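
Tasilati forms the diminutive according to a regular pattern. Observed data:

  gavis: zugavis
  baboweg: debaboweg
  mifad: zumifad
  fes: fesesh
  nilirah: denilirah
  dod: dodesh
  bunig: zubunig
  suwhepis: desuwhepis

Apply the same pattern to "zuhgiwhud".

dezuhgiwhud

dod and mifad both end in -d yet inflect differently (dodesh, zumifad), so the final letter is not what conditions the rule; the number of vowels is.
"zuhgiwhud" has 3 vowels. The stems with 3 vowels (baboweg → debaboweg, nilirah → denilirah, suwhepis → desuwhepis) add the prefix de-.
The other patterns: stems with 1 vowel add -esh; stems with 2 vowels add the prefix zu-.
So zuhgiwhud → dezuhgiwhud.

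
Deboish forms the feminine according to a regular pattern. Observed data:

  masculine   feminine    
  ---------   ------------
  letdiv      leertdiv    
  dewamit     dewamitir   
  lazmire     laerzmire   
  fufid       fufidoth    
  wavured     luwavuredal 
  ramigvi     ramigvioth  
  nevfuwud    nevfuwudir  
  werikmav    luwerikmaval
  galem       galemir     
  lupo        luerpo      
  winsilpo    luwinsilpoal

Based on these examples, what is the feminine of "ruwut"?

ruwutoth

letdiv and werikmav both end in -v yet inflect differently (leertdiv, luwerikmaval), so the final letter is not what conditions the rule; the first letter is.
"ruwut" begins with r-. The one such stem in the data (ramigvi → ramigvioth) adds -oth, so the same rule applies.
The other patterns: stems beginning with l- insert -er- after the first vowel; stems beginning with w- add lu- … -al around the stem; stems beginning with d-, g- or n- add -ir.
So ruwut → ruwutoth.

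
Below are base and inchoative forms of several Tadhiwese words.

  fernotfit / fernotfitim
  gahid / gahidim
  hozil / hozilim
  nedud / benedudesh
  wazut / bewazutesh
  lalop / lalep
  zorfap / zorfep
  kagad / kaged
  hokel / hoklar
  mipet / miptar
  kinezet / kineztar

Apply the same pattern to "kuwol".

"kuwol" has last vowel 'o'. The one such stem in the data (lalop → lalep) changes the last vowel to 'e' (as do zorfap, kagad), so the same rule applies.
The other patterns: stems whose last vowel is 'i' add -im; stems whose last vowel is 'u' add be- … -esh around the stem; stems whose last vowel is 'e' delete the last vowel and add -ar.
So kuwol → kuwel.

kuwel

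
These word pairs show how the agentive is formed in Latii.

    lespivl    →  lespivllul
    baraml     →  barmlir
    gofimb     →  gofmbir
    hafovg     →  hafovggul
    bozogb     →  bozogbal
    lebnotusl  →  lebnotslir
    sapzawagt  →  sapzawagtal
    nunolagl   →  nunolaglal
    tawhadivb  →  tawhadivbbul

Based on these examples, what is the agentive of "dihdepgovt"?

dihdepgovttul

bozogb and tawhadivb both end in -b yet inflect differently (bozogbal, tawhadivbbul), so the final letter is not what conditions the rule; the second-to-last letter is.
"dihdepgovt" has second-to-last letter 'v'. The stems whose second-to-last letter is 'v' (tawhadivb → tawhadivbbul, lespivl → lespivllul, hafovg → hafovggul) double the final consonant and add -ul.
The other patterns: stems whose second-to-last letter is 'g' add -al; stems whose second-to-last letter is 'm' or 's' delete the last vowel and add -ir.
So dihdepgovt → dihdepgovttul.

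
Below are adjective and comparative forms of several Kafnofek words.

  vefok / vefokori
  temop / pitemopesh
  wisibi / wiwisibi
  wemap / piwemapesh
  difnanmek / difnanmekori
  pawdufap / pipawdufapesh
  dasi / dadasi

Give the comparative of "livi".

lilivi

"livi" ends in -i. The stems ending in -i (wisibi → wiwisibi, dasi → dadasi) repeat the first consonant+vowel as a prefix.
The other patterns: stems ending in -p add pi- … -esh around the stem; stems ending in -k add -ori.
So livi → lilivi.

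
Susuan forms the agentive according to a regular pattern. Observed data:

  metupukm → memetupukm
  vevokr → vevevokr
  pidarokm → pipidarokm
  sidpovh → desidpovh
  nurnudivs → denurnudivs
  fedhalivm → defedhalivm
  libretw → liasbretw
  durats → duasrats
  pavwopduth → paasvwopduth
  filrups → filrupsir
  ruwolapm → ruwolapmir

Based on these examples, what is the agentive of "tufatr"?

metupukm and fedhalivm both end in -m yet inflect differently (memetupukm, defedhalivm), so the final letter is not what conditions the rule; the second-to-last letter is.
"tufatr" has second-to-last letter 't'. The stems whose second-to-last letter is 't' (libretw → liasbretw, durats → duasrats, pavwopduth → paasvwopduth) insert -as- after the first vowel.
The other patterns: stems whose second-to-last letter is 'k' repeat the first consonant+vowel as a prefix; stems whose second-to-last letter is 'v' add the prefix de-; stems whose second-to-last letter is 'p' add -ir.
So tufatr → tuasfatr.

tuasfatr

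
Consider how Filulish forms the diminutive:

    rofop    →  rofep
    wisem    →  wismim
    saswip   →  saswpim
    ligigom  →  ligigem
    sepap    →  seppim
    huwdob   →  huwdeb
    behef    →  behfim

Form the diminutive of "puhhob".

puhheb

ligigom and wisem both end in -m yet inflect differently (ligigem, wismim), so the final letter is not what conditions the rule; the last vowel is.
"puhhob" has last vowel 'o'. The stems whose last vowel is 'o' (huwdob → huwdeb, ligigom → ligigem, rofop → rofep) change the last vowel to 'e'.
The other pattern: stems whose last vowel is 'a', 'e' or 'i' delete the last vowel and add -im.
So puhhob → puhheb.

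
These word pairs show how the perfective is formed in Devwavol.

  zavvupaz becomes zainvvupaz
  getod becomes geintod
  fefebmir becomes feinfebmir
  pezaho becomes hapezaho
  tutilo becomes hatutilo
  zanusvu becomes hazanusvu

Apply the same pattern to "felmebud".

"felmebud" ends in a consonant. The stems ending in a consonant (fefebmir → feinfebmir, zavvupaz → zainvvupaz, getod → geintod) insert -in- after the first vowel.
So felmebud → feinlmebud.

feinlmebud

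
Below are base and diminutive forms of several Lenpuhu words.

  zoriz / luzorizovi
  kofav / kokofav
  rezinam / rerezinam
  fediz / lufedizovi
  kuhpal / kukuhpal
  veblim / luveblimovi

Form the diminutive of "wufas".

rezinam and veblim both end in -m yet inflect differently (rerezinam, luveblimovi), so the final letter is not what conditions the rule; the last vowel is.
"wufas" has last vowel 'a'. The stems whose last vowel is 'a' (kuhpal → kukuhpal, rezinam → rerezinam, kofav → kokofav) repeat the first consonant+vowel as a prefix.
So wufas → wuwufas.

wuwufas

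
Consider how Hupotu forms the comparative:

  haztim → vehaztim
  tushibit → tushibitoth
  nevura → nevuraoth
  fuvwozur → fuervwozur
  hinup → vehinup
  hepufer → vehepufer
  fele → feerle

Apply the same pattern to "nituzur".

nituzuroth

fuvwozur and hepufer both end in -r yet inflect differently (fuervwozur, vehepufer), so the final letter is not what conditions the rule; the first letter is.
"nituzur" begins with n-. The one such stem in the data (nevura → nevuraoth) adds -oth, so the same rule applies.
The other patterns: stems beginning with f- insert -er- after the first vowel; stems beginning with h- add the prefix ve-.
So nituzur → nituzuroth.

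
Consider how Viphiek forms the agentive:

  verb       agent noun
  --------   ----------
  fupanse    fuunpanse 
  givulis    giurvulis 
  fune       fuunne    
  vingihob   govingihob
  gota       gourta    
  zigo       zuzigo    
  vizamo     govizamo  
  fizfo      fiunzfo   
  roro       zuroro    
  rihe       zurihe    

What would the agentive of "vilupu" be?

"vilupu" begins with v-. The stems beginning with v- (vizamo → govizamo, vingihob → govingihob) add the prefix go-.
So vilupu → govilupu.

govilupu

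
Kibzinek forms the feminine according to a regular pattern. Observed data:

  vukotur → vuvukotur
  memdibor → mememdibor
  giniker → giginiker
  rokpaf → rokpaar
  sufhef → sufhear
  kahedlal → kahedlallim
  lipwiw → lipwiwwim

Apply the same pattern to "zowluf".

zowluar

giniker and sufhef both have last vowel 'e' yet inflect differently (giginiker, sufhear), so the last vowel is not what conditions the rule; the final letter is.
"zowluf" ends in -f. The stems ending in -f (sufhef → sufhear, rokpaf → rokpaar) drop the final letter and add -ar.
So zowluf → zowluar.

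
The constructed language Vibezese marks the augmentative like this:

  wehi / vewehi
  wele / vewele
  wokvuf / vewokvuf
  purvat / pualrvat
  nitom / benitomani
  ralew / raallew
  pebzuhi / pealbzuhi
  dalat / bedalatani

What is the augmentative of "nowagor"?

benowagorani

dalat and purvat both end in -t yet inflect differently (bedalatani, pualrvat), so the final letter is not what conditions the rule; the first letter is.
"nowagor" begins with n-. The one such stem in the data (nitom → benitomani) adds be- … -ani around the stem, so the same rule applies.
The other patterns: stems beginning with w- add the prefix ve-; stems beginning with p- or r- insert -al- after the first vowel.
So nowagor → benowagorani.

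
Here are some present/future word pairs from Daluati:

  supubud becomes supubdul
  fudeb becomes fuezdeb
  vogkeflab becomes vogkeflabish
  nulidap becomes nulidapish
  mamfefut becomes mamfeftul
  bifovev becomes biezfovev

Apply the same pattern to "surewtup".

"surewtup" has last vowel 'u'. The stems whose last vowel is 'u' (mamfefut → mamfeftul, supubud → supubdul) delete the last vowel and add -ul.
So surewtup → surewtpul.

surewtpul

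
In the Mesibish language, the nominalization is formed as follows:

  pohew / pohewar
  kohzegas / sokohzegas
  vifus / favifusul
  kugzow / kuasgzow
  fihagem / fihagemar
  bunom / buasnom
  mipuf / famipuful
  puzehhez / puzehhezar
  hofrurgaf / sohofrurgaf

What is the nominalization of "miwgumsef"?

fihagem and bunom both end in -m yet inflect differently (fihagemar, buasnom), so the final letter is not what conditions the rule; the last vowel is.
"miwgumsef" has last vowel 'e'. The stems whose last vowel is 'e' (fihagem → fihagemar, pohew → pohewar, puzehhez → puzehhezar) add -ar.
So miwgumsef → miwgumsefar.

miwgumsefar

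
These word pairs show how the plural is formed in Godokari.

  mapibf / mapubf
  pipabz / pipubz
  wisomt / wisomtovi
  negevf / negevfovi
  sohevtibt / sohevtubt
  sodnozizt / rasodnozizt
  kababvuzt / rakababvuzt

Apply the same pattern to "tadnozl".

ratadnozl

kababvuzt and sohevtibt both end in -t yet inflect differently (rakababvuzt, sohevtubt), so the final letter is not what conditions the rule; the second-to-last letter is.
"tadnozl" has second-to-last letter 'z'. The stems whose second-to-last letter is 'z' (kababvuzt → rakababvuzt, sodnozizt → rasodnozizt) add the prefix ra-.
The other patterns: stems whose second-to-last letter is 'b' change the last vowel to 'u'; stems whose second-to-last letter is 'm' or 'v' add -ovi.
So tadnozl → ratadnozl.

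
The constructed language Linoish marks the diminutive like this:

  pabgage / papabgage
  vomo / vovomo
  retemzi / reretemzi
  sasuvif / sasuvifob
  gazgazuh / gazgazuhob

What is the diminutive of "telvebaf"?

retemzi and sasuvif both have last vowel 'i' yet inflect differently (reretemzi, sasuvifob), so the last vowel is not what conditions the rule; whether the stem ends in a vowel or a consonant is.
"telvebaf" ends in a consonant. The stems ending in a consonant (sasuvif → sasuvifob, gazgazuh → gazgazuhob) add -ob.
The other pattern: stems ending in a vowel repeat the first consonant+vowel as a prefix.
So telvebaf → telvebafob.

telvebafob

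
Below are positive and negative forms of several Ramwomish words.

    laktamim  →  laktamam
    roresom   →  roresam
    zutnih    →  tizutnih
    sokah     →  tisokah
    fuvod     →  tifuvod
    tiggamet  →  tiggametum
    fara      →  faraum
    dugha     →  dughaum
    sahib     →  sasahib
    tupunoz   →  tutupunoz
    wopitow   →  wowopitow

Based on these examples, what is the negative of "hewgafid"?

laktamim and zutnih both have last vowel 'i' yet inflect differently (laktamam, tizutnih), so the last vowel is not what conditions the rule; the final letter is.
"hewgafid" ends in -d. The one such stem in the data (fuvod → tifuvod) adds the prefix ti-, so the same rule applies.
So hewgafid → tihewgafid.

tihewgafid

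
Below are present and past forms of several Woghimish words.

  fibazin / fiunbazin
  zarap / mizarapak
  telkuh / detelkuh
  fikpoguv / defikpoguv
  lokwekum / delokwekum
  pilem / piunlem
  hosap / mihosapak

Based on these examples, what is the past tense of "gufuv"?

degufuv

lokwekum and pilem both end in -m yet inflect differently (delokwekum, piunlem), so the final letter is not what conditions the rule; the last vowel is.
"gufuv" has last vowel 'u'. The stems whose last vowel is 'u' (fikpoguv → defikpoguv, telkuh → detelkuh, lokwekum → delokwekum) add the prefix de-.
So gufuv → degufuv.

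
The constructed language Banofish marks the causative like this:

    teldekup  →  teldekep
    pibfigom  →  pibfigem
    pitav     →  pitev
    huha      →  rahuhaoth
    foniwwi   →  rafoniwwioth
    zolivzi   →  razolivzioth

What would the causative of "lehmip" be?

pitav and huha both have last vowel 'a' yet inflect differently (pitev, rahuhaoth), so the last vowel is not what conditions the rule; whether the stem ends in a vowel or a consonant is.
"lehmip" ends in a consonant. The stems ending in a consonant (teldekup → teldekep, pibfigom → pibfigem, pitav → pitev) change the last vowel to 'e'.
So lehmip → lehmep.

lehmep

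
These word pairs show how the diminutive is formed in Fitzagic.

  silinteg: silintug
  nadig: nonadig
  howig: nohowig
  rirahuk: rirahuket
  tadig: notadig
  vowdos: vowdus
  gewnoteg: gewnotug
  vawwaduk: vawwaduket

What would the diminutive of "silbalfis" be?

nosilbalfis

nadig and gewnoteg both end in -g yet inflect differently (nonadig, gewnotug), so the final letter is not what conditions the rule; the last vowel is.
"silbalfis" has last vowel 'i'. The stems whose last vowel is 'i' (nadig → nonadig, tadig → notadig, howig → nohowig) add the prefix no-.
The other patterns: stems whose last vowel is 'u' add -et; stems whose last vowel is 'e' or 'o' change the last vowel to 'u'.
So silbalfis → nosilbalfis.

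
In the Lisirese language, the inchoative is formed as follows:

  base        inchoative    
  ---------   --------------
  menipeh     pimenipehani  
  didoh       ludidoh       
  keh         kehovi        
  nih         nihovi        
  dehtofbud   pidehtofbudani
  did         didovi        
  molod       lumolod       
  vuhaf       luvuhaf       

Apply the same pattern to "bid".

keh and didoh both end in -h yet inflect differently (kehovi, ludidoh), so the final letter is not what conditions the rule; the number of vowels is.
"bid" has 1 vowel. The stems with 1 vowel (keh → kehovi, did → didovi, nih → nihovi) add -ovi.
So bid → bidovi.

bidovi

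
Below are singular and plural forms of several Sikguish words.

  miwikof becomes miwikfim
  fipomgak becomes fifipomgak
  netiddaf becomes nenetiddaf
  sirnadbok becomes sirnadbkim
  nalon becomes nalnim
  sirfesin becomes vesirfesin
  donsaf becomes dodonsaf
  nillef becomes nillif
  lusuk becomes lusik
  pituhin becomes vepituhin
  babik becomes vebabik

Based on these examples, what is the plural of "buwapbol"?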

——

== YOUR TASK ==
How many lines in the listing above contain "this"? Answer with the number alone.

== YOUR SOLUTION ==
3